### Recorded information
__________________________________________________

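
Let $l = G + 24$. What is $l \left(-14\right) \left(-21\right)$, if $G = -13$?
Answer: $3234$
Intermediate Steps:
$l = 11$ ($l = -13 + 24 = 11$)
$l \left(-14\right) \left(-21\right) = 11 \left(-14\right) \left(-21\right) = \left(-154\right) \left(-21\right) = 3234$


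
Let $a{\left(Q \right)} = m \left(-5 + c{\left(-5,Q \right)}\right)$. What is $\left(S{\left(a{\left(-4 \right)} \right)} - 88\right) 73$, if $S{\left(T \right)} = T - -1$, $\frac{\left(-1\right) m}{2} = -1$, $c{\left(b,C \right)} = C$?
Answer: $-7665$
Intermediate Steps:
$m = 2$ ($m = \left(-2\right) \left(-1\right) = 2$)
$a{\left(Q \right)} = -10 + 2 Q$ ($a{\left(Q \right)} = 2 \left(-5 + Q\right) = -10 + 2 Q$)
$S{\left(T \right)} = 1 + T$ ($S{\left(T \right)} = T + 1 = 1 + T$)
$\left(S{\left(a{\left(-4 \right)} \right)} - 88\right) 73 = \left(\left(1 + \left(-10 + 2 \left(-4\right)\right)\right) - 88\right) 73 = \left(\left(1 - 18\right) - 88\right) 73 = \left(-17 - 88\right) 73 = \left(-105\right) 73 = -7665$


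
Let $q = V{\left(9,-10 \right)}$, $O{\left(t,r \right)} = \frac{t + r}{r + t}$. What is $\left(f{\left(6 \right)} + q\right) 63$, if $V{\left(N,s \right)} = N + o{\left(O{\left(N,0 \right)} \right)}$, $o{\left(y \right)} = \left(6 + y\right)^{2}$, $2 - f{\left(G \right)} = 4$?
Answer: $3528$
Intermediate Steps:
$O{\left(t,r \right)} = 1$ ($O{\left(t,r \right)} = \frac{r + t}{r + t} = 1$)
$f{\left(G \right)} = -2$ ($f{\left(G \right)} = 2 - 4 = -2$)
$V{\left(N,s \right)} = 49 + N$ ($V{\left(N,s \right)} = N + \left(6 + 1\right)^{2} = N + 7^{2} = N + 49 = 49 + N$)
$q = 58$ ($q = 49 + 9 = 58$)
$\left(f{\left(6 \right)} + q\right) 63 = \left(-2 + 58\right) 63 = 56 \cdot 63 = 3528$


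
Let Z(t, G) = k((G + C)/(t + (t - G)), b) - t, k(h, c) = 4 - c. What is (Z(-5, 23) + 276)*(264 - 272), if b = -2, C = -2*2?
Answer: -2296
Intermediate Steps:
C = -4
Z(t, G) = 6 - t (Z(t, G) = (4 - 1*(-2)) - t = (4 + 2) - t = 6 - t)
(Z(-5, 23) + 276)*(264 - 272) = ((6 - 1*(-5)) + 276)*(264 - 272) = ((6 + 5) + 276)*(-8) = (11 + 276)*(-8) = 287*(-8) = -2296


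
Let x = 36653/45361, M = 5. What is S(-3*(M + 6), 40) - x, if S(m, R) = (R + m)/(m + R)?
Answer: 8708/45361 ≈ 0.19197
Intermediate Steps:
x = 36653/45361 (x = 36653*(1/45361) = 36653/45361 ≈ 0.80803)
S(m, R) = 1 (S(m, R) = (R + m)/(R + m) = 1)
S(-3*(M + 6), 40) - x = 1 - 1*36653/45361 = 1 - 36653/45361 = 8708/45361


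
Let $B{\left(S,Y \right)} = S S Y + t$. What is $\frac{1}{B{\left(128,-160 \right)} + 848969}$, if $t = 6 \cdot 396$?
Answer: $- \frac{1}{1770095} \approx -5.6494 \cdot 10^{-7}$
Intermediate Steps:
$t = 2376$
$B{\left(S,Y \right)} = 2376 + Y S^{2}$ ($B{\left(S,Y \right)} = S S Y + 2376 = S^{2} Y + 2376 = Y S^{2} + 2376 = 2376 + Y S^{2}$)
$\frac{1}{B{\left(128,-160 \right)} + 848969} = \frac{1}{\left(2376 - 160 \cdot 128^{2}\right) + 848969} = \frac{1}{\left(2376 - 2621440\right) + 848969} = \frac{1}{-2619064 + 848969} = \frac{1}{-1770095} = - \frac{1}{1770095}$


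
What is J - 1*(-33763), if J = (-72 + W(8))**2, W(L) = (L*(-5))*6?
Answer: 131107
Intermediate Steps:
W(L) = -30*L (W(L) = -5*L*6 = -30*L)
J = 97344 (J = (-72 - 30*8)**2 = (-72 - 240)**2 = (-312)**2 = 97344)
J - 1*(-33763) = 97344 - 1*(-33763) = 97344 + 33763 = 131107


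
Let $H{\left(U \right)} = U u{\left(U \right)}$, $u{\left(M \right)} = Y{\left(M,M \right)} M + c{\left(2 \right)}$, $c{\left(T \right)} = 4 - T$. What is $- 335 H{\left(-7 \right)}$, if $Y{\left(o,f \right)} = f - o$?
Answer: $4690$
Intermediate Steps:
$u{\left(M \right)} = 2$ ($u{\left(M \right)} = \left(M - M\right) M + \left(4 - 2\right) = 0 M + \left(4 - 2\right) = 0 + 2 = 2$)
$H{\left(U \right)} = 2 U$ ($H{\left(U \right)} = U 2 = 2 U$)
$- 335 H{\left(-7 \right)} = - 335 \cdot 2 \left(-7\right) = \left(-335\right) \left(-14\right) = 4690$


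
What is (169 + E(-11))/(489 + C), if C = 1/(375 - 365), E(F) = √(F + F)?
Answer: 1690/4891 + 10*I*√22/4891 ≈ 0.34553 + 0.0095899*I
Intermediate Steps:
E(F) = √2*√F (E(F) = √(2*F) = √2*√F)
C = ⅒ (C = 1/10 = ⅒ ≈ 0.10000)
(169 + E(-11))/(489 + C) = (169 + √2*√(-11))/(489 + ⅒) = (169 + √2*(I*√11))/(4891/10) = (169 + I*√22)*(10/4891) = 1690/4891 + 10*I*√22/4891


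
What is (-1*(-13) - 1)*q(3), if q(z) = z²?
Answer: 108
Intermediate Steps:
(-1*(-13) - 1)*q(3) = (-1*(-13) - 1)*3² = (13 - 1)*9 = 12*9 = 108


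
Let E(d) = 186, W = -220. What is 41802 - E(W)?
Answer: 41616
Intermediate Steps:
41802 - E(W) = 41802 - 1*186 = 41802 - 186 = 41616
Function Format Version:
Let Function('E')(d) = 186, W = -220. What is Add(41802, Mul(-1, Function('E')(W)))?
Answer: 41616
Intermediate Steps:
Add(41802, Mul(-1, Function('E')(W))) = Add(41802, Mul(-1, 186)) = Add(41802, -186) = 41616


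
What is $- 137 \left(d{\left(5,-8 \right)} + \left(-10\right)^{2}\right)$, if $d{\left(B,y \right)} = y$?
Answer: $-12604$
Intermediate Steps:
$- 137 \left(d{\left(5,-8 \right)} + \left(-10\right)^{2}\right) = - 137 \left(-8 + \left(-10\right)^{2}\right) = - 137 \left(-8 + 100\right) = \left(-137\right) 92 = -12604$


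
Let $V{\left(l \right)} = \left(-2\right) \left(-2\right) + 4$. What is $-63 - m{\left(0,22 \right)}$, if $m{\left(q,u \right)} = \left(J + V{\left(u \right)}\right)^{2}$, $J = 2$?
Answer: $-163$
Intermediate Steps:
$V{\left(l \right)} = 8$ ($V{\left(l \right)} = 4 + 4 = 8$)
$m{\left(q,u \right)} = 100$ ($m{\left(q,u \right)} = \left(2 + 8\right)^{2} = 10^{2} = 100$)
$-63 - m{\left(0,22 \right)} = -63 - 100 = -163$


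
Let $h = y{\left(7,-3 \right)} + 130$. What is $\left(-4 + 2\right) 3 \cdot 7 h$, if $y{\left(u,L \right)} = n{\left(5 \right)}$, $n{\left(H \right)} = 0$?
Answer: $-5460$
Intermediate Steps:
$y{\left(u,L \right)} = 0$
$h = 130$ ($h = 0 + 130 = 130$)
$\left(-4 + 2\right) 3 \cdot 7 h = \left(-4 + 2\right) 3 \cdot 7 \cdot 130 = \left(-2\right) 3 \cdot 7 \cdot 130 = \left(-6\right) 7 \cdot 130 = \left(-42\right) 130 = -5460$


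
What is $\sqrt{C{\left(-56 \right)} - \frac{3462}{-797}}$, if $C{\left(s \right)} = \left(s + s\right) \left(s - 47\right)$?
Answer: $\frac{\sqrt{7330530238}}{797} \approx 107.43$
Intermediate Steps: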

__________________________________________________

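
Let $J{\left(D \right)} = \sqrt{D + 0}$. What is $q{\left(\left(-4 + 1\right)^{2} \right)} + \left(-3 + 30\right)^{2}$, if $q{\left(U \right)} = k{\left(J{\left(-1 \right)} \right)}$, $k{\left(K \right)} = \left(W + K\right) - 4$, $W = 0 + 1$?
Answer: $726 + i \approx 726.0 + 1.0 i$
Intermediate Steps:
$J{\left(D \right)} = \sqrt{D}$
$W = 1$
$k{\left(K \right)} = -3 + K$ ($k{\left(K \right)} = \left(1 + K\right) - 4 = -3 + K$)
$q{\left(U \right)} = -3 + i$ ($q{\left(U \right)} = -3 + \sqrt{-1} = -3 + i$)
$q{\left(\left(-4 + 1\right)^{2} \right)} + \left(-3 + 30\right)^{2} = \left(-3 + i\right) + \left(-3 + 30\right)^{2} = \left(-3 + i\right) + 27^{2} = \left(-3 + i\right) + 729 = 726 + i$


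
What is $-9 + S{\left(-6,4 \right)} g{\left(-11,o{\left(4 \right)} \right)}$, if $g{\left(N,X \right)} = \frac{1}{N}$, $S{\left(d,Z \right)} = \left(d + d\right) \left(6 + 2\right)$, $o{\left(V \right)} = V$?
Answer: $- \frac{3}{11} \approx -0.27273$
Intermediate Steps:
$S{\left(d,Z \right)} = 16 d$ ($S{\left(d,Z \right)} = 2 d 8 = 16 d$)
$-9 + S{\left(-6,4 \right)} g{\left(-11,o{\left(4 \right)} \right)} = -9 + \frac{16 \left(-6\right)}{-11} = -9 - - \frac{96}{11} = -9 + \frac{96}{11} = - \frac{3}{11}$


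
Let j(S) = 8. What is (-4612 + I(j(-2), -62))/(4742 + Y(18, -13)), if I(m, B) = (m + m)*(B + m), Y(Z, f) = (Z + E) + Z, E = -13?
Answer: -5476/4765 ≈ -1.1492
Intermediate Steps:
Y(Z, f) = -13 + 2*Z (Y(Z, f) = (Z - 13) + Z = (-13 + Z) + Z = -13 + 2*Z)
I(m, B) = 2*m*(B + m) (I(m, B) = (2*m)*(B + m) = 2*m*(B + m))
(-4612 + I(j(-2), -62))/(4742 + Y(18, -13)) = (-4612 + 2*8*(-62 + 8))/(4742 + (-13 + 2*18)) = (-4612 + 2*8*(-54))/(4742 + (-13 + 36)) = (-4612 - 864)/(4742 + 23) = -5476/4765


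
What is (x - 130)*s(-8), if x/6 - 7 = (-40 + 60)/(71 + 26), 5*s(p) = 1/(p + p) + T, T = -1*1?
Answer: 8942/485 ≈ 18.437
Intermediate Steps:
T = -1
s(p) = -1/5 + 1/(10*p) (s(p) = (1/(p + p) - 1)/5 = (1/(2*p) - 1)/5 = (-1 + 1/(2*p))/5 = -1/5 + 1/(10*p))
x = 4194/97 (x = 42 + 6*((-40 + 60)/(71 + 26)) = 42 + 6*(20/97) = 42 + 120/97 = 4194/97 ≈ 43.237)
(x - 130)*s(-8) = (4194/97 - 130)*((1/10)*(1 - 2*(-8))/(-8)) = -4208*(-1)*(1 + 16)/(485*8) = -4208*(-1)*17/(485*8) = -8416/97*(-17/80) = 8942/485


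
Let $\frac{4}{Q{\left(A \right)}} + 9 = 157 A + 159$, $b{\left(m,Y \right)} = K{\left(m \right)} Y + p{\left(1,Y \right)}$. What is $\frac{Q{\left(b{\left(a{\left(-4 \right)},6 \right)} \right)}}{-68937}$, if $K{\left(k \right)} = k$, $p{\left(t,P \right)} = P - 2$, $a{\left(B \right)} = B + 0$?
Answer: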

__________________________________________________

### Problem to work on
Copy verbatim, from the listing above, each line from the one containing "Let x = 36653/45361, M" down to the one containing "6 \cdot 396$?", inclusive.

### Solution for this problem
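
Let x = 36653/45361, M = 5. What is S(-3*(M + 6), 40) - x, if S(m, R) = (R + m)/(m + R)?
Answer: 8708/45361 ≈ 0.19197
Intermediate Steps:
x = 36653/45361 (x = 36653*(1/45361) = 36653/45361 ≈ 0.80803)
S(m, R) = 1 (S(m, R) = (R + m)/(R + m) = 1)
S(-3*(M + 6), 40) - x = 1 - 1*36653/45361 = 1 - 36653/45361 = 8708/45361


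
Let $B{\left(S,Y \right)} = S S Y + t$. What is $\frac{1}{B{\left(128,-160 \right)} + 848969}$, if $t = 6 \cdot 396$?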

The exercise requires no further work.